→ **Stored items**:
───
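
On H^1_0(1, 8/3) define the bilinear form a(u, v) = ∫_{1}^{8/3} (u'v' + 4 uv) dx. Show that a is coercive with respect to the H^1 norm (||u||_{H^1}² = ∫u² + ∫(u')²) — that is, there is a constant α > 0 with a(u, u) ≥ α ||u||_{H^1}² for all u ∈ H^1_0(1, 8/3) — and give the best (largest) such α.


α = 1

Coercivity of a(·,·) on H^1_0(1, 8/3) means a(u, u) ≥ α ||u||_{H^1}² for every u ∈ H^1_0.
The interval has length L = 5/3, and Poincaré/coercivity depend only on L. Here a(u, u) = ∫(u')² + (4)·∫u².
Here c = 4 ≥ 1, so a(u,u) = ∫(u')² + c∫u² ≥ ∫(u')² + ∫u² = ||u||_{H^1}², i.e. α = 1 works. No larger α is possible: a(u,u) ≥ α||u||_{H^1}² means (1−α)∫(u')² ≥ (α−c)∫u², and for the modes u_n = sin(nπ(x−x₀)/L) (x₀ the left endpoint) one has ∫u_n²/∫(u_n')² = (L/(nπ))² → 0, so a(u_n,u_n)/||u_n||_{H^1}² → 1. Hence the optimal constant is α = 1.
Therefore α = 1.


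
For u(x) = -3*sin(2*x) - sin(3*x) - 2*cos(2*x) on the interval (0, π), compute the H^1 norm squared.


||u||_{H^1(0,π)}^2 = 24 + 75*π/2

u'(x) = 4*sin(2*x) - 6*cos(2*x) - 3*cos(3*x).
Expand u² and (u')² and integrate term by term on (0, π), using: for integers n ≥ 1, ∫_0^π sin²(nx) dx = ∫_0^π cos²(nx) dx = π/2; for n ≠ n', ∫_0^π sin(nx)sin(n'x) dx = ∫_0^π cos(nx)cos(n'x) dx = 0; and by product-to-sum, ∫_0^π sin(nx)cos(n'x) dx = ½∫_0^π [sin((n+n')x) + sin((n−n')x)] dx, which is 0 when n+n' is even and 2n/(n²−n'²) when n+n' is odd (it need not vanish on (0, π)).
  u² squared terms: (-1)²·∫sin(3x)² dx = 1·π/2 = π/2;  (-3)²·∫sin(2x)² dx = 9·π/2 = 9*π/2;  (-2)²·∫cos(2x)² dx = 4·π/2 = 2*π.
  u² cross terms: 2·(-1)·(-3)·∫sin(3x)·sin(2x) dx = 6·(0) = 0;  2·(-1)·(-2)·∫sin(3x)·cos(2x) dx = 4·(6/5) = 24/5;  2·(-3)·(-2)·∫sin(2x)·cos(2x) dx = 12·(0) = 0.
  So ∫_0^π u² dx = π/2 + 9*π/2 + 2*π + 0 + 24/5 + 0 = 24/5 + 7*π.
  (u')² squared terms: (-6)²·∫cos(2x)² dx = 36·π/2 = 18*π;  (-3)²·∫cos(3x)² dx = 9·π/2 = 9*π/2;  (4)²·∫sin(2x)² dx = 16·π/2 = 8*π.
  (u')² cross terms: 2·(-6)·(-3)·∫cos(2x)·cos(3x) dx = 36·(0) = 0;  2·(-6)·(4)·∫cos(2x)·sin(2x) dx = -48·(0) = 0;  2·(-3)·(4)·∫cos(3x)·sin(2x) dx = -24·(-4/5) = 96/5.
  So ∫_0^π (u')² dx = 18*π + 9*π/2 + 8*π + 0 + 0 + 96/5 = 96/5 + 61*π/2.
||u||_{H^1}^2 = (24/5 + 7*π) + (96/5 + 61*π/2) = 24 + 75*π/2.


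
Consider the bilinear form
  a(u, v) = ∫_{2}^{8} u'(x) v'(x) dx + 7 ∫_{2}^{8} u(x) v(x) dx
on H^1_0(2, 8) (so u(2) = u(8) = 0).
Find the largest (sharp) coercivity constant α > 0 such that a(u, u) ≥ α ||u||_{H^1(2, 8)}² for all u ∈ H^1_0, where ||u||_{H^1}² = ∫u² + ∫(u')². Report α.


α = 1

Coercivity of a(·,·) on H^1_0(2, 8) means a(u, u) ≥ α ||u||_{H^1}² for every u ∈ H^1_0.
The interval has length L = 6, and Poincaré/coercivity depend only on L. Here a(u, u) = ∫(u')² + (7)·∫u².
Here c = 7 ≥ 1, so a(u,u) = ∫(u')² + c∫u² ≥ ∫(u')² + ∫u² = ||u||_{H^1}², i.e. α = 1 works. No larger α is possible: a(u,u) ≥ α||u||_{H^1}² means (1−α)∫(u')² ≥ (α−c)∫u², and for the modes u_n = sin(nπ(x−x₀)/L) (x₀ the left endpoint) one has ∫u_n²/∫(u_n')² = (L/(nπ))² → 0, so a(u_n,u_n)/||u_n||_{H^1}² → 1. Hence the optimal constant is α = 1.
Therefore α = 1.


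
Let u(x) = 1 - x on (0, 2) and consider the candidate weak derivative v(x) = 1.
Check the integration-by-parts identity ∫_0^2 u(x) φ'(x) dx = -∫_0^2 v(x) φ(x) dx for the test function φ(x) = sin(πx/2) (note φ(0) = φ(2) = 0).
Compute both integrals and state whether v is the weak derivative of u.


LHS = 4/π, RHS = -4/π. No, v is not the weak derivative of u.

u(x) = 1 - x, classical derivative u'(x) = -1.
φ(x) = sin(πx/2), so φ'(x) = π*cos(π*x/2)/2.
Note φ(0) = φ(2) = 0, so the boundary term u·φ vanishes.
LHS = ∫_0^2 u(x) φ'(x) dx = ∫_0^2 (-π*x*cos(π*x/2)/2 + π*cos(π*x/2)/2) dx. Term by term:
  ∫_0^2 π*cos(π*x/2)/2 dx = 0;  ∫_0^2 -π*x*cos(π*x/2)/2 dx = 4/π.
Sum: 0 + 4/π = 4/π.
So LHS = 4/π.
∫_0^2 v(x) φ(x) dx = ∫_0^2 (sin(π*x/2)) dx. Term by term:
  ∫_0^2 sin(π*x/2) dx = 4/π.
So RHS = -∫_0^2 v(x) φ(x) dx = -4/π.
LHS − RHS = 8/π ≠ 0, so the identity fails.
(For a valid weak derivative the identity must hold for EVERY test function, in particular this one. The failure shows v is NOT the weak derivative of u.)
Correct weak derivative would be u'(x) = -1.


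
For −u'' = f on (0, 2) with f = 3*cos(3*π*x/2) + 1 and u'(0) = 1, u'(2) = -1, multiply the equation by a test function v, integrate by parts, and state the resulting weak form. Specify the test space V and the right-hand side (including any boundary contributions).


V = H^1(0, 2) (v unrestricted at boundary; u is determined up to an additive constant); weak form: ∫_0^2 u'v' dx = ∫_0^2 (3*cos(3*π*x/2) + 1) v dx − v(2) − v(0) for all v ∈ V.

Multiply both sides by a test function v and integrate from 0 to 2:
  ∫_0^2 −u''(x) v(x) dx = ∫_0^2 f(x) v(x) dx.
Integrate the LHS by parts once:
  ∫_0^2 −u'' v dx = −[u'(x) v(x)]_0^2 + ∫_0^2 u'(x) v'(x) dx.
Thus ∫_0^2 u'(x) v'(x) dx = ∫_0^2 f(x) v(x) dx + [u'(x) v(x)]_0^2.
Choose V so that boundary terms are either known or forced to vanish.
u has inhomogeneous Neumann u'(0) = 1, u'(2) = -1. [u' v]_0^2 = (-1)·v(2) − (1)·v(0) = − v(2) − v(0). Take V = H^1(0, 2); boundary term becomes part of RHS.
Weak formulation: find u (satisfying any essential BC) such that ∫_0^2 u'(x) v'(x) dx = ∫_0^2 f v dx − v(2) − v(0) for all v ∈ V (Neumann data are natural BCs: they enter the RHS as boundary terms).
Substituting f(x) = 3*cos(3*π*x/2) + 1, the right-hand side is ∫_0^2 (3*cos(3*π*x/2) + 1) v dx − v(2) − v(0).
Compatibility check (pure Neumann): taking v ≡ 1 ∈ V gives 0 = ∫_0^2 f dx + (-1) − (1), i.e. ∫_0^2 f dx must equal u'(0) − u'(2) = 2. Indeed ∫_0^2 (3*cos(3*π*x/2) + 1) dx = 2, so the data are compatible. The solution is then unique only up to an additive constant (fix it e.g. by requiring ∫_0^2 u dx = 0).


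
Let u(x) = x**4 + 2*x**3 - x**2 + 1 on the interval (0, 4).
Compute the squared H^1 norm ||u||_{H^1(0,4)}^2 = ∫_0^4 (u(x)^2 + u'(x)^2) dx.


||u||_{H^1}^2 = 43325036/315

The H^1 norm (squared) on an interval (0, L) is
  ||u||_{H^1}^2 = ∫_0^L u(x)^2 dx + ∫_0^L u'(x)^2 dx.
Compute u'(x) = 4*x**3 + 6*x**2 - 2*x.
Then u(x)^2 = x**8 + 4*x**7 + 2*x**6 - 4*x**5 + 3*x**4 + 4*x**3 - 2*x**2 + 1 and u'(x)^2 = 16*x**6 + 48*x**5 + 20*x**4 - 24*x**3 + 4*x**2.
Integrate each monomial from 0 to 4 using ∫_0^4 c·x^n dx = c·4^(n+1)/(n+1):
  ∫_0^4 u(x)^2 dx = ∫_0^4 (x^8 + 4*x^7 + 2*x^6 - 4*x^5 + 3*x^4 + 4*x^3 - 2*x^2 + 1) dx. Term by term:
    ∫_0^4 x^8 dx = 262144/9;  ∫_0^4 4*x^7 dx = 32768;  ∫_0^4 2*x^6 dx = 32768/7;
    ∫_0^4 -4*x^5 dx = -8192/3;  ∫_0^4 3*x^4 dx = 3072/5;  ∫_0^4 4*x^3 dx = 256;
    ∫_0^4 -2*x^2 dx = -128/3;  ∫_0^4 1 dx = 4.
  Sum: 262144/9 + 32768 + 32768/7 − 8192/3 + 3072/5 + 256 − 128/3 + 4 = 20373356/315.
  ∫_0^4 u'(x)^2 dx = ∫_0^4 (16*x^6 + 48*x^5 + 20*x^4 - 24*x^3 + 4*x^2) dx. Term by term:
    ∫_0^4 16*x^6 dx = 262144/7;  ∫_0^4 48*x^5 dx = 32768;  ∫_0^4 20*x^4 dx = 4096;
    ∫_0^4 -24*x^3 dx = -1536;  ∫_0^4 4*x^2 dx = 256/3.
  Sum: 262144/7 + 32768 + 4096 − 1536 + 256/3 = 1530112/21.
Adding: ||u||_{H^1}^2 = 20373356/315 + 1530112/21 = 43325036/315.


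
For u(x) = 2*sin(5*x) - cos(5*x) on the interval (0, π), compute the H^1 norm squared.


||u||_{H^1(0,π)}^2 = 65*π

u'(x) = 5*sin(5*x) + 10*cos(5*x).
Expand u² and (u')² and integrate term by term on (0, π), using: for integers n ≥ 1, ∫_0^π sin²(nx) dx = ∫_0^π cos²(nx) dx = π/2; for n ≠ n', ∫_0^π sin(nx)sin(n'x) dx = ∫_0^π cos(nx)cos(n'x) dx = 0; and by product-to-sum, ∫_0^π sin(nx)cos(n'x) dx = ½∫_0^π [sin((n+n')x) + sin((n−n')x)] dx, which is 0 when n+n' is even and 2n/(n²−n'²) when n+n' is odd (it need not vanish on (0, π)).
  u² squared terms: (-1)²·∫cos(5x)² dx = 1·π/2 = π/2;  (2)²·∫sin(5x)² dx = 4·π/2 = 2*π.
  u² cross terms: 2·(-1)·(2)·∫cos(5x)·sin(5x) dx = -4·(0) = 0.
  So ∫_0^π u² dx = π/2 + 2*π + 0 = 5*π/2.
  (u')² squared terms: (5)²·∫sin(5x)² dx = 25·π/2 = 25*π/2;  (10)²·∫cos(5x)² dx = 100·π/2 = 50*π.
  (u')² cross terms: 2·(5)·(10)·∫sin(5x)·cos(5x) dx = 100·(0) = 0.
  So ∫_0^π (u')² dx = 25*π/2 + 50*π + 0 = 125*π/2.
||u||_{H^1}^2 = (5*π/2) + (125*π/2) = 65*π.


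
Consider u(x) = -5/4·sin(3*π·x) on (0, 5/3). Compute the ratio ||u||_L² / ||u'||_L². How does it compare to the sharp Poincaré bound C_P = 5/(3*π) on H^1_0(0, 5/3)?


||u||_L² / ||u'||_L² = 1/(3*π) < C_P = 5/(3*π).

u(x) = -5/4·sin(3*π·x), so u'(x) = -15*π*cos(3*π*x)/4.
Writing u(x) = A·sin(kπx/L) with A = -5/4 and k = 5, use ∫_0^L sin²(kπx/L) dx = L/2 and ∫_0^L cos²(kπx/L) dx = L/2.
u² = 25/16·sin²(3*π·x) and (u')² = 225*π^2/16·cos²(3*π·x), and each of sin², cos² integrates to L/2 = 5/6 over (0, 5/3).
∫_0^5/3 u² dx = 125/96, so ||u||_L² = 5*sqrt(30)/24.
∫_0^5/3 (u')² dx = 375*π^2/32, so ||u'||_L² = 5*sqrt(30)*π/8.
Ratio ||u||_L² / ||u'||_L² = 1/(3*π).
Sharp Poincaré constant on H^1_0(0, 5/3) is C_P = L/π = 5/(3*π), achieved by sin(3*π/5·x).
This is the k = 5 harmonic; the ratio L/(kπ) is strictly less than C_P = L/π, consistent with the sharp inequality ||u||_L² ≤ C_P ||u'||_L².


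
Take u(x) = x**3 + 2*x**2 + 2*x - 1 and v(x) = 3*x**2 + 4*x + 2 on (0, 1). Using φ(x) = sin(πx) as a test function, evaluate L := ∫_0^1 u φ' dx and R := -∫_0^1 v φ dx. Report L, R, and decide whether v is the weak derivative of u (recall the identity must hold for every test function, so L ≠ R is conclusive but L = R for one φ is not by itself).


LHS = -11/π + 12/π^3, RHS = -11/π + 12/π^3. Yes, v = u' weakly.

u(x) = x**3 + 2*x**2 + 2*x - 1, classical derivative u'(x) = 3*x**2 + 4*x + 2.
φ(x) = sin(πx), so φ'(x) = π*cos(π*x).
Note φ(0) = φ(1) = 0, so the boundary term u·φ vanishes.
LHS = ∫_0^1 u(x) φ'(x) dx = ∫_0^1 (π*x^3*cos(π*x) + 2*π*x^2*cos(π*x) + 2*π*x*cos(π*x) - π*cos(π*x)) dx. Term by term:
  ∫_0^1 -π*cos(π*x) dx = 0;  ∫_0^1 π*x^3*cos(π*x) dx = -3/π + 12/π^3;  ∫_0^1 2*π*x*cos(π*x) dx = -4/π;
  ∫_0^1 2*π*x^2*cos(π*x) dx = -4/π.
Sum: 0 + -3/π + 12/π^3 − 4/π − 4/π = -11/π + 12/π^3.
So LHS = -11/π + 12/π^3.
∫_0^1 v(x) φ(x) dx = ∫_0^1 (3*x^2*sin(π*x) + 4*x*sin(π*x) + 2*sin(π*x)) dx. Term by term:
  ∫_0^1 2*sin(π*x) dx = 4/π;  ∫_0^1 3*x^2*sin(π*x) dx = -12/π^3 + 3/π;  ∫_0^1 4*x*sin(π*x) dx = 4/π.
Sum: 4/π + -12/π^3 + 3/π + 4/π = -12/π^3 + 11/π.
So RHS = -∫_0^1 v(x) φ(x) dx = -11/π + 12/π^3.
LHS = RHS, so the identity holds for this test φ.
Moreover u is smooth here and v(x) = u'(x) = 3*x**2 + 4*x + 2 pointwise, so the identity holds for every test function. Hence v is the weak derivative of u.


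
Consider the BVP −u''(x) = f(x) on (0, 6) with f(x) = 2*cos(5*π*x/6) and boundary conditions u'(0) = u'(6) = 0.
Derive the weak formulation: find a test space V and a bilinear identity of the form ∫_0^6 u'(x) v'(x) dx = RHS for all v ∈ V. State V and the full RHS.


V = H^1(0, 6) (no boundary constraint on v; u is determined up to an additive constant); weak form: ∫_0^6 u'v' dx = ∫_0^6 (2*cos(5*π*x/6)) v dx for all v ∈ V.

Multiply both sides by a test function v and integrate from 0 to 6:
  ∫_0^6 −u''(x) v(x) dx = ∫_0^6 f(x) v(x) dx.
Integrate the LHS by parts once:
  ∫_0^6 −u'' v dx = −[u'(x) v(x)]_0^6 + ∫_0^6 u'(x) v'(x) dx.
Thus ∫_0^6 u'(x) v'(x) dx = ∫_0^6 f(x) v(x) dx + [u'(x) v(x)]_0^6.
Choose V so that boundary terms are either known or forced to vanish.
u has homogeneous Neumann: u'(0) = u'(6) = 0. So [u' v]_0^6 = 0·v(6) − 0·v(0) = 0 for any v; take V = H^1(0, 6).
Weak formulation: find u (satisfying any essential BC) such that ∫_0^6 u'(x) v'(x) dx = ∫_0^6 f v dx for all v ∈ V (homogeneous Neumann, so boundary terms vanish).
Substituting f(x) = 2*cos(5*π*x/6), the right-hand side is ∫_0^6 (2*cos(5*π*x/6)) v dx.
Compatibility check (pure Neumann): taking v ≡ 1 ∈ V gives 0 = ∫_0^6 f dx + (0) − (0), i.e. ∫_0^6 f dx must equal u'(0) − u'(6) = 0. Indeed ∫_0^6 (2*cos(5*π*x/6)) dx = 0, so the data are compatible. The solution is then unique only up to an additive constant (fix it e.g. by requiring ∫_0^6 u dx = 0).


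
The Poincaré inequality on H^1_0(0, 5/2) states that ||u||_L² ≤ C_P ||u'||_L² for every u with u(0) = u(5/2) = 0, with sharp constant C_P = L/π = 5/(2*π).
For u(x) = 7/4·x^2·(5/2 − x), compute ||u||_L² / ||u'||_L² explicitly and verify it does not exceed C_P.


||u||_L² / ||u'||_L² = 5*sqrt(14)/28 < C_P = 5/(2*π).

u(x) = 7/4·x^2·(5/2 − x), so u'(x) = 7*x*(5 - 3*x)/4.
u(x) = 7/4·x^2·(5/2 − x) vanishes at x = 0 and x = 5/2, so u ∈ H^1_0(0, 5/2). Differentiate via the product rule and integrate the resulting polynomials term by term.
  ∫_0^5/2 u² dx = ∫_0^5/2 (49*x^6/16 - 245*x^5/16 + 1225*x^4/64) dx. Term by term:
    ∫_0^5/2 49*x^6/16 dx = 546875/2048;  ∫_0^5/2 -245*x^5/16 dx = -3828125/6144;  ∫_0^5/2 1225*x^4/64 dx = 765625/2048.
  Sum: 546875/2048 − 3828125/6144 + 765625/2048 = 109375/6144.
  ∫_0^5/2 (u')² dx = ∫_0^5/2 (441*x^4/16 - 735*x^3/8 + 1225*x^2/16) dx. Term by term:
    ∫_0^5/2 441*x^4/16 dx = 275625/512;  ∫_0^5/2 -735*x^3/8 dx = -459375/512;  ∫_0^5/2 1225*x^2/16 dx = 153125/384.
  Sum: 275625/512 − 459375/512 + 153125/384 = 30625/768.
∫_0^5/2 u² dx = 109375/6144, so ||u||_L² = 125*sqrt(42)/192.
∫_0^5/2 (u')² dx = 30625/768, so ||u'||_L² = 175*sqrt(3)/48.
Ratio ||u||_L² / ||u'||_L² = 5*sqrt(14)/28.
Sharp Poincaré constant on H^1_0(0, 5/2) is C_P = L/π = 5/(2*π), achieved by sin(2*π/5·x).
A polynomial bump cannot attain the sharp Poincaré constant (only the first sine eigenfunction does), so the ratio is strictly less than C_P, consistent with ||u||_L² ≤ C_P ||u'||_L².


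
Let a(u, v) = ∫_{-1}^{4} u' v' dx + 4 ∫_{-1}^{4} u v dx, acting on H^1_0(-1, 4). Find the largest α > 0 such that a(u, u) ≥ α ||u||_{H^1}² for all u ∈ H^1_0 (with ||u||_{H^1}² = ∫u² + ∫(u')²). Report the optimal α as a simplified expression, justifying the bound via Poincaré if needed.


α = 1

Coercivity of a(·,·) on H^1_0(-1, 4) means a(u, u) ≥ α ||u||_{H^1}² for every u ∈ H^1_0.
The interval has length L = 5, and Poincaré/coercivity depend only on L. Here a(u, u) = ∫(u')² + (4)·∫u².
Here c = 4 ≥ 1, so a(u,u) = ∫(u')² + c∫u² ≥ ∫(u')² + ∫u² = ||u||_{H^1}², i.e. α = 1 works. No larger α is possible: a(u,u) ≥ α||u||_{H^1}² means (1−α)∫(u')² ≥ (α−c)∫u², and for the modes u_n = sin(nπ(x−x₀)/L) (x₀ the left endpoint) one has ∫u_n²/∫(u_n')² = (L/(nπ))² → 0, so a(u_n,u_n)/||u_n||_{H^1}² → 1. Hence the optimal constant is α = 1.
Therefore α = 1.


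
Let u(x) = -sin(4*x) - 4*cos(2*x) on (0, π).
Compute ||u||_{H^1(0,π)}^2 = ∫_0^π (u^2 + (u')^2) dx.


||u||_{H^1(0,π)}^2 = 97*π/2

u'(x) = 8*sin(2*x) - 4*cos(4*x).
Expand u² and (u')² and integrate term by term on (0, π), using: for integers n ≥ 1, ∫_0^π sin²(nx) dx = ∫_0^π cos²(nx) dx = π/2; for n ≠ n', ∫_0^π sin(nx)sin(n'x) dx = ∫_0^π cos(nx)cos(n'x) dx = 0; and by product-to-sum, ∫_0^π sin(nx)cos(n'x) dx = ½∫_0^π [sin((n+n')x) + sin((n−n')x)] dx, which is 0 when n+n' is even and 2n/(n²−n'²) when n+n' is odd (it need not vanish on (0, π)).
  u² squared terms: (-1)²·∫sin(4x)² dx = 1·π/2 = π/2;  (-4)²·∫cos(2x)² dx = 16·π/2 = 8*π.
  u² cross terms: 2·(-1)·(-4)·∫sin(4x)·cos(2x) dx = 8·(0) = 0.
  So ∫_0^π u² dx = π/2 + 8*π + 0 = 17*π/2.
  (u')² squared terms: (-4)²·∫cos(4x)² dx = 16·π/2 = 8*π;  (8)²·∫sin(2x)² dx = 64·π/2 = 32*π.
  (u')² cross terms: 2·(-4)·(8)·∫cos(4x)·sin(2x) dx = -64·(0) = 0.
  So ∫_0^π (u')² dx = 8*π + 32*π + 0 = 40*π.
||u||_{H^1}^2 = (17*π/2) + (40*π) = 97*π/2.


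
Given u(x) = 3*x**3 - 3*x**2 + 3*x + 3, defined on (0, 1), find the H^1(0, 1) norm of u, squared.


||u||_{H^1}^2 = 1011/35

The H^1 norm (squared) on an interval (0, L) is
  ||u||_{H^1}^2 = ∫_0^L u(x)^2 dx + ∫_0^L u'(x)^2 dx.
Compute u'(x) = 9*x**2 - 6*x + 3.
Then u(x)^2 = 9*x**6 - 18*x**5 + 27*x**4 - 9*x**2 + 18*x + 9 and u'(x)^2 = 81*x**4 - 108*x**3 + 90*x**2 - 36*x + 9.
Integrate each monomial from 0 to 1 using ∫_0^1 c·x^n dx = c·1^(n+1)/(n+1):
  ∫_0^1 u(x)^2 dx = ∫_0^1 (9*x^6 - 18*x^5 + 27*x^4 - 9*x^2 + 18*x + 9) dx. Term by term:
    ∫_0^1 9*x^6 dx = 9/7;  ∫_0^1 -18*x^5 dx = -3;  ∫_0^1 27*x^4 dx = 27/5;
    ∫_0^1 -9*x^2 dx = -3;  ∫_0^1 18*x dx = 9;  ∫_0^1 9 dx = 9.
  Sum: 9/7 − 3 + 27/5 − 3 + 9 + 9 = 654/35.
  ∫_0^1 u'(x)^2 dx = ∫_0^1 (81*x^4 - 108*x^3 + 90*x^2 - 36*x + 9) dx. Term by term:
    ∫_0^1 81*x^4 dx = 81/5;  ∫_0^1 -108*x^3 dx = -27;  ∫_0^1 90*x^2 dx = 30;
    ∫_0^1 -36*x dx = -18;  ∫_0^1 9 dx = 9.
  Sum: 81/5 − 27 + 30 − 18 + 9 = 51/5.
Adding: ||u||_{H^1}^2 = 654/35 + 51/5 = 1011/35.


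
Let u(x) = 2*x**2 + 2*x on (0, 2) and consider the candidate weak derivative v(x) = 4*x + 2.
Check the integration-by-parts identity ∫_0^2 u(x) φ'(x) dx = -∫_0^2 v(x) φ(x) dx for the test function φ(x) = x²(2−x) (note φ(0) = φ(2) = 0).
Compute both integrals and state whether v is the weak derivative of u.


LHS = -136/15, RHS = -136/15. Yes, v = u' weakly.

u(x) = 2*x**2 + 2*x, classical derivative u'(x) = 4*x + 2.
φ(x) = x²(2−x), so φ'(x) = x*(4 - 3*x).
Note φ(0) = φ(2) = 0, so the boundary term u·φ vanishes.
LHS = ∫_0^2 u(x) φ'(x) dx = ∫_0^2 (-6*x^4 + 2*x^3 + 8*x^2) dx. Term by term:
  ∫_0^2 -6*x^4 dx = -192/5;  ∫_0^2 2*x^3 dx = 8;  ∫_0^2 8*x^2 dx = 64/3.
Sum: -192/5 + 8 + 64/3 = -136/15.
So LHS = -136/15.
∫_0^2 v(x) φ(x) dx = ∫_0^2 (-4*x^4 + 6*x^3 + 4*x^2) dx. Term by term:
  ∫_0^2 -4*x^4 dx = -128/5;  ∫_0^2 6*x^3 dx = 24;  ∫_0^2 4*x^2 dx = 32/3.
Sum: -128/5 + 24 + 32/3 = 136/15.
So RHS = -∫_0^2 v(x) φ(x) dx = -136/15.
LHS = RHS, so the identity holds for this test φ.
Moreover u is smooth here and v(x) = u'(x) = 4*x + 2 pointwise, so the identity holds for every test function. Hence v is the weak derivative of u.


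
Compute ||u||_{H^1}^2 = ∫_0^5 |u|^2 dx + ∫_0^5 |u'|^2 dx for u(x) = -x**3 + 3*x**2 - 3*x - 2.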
───
→ **WHAT THE TASK REQUIRES**: The word "integration" appears on some lines of the data above; count those lines and return only the number.

→ **WRITTEN ANSWER**: 2